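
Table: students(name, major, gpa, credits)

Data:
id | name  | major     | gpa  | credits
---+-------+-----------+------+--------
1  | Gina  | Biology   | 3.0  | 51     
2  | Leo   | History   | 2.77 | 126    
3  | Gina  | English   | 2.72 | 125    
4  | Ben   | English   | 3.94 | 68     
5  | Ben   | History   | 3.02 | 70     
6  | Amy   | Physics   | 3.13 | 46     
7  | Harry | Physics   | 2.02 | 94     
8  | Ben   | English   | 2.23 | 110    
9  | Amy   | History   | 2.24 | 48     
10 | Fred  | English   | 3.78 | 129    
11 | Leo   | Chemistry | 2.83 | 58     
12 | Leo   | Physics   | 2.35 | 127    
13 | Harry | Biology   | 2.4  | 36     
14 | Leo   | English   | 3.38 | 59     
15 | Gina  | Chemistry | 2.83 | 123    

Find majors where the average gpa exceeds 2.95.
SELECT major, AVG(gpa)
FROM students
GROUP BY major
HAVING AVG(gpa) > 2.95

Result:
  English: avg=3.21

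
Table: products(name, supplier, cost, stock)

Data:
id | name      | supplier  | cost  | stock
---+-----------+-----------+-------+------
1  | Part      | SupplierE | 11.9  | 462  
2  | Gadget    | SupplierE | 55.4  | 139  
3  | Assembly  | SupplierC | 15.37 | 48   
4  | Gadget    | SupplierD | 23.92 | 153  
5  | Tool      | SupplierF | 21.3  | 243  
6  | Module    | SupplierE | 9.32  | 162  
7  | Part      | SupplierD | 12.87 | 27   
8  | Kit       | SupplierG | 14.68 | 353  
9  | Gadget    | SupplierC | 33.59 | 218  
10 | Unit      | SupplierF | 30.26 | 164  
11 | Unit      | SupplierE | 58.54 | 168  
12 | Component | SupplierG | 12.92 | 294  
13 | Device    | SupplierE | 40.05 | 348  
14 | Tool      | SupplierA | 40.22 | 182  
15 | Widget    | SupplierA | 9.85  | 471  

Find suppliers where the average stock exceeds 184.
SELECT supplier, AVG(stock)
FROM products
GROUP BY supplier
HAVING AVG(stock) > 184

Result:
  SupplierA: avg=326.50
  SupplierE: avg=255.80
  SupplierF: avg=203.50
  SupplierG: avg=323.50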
* * *
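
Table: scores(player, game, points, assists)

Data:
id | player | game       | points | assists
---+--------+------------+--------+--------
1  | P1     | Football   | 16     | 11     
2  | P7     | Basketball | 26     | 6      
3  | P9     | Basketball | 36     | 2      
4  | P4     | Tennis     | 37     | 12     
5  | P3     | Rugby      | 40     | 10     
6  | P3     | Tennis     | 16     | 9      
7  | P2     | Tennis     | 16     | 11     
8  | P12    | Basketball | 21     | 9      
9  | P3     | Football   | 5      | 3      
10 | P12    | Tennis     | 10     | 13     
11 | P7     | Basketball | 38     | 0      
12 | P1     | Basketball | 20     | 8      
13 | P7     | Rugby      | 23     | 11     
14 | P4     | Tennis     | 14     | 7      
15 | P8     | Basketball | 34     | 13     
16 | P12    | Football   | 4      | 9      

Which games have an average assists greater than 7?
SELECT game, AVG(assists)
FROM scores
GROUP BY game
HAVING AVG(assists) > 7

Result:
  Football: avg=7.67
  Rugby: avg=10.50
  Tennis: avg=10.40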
==
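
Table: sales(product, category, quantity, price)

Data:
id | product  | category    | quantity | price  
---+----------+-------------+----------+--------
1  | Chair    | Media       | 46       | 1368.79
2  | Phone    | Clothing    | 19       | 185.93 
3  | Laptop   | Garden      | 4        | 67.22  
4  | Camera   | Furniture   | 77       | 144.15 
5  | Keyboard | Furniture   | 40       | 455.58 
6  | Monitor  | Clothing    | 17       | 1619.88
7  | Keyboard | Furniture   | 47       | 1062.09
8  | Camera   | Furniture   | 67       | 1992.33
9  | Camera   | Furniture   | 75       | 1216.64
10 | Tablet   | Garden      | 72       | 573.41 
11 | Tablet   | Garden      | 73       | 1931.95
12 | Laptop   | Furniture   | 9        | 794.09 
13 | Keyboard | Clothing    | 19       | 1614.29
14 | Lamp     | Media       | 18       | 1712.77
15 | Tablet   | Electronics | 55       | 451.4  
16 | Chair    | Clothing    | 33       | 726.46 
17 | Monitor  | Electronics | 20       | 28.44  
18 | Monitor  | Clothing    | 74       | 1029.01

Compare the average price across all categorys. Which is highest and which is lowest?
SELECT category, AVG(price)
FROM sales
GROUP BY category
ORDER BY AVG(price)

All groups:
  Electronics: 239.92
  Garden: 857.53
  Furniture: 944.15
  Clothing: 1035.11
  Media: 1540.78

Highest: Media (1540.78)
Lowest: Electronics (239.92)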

What you are asked to do – Tally the lines of the preceding listing in which the word "SupplierD" appears; state nothing but the total.

Output of the task – 2